_Exercise prompt_
The reply to the records below should contain exactly the lines from the line with "(4.93*v^3 + 0.32*v^2" through the line with "(0.58*d^2 - 4.98*d", and nothing besides.

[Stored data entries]
· · · · · · ·
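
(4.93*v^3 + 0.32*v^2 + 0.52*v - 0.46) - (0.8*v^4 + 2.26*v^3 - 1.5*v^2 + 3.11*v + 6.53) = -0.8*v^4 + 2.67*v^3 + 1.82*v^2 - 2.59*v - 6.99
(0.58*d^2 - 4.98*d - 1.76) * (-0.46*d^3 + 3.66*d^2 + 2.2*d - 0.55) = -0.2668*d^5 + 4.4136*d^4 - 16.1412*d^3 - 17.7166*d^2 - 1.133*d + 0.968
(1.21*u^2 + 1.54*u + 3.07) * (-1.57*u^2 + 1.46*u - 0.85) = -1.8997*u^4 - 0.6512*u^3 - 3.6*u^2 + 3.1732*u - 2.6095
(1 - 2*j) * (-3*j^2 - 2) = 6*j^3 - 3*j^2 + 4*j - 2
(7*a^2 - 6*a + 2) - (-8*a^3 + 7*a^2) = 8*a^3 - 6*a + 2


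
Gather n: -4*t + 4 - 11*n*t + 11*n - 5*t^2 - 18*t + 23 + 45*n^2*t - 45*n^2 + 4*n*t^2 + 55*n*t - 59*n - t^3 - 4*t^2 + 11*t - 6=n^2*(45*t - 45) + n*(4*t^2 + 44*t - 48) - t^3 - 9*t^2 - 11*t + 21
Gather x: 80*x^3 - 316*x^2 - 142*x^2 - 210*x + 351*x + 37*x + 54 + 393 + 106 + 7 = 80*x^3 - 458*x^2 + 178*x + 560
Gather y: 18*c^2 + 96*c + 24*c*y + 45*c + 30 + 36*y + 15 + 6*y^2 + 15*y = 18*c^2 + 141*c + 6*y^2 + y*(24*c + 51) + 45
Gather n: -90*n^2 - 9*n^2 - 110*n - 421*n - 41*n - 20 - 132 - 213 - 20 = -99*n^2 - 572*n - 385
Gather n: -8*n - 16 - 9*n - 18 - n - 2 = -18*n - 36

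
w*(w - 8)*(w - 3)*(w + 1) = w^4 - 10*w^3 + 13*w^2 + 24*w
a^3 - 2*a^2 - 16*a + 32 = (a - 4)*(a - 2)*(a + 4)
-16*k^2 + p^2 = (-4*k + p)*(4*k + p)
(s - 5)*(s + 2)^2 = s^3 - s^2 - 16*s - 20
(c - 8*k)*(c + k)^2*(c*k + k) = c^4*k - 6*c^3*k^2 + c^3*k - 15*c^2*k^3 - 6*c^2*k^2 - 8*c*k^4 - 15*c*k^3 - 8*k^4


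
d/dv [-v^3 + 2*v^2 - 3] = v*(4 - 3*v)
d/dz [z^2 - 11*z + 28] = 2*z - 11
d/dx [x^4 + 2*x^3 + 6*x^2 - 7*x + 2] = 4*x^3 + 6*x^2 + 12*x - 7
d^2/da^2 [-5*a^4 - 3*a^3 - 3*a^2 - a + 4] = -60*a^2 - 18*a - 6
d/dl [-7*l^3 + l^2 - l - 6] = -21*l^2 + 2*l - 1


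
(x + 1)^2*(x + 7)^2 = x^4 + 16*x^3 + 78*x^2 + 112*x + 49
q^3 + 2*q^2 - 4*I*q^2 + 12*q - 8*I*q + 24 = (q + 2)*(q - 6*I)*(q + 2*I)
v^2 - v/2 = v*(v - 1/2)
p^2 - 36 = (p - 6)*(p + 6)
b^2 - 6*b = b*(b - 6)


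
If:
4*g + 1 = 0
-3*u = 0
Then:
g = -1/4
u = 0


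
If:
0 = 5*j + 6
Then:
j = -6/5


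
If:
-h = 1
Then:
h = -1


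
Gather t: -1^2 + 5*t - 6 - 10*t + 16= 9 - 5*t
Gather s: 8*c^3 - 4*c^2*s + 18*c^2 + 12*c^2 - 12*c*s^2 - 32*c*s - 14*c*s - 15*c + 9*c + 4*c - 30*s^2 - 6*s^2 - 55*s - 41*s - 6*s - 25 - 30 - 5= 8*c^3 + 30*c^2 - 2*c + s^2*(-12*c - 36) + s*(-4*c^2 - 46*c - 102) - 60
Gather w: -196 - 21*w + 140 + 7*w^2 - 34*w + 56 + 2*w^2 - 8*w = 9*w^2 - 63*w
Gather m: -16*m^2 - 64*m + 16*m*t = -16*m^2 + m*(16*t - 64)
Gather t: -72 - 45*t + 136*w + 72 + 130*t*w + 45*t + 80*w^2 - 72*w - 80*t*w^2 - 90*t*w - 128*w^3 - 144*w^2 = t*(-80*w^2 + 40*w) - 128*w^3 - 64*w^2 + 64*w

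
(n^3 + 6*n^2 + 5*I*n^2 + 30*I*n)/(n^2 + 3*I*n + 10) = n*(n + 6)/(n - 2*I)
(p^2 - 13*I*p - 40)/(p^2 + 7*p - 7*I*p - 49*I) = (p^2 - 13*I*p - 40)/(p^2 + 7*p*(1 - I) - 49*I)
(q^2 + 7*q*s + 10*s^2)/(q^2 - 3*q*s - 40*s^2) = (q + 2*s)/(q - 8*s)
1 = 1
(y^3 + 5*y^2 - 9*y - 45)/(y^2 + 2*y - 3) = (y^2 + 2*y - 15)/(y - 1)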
· · · · · · ·
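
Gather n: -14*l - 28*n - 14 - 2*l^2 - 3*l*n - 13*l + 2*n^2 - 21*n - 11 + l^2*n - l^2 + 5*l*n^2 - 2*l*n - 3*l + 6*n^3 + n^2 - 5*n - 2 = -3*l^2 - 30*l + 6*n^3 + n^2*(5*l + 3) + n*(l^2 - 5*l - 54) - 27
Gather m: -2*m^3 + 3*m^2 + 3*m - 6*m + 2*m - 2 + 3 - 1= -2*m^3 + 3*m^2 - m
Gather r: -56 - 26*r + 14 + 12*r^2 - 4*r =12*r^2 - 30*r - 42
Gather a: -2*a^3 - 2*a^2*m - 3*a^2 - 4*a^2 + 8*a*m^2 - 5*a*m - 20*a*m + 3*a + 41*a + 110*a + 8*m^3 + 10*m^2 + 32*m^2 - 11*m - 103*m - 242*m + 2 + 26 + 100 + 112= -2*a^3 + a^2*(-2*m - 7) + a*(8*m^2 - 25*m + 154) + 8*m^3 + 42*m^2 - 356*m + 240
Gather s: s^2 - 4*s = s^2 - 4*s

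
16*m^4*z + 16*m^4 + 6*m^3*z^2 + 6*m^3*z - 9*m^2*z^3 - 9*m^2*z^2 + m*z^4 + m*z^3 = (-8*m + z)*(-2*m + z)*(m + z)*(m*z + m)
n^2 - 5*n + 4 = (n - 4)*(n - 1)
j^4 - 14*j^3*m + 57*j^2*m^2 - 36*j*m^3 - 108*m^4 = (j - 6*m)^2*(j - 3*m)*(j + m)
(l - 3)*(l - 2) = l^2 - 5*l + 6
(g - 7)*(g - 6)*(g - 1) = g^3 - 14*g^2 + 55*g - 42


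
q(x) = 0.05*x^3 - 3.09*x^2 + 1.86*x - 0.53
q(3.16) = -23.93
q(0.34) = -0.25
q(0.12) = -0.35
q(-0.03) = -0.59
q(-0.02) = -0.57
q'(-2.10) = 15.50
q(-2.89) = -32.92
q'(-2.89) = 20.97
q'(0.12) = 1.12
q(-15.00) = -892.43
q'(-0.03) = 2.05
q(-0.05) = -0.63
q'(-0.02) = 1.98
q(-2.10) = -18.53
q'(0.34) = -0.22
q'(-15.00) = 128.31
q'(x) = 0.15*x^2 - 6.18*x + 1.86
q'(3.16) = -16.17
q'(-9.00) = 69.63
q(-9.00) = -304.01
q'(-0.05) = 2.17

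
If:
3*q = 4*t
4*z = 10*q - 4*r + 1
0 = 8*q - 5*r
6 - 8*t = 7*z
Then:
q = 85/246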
· · · · · · ·
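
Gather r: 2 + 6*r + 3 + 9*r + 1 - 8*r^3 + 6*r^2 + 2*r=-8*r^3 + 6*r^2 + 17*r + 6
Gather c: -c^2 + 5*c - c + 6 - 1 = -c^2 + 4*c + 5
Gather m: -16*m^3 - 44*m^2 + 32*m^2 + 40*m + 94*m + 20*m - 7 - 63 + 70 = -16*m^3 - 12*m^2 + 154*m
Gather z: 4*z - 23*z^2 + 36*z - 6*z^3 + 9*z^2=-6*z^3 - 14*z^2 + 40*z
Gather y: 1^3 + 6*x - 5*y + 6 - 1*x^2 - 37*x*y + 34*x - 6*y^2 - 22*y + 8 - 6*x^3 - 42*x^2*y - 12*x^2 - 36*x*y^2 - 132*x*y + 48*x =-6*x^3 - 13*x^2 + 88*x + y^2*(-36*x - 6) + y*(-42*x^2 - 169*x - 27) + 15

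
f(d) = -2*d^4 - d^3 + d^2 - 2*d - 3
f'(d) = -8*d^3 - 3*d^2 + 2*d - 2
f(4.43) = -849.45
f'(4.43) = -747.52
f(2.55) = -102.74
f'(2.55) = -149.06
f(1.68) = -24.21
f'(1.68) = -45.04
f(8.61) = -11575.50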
· · · · · · ·
_Output for this exercise_
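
(4.93*v^3 + 0.32*v^2 + 0.52*v - 0.46) - (0.8*v^4 + 2.26*v^3 - 1.5*v^2 + 3.11*v + 6.53) = -0.8*v^4 + 2.67*v^3 + 1.82*v^2 - 2.59*v - 6.99
(0.58*d^2 - 4.98*d - 1.76) * (-0.46*d^3 + 3.66*d^2 + 2.2*d - 0.55) = -0.2668*d^5 + 4.4136*d^4 - 16.1412*d^3 - 17.7166*d^2 - 1.133*d + 0.968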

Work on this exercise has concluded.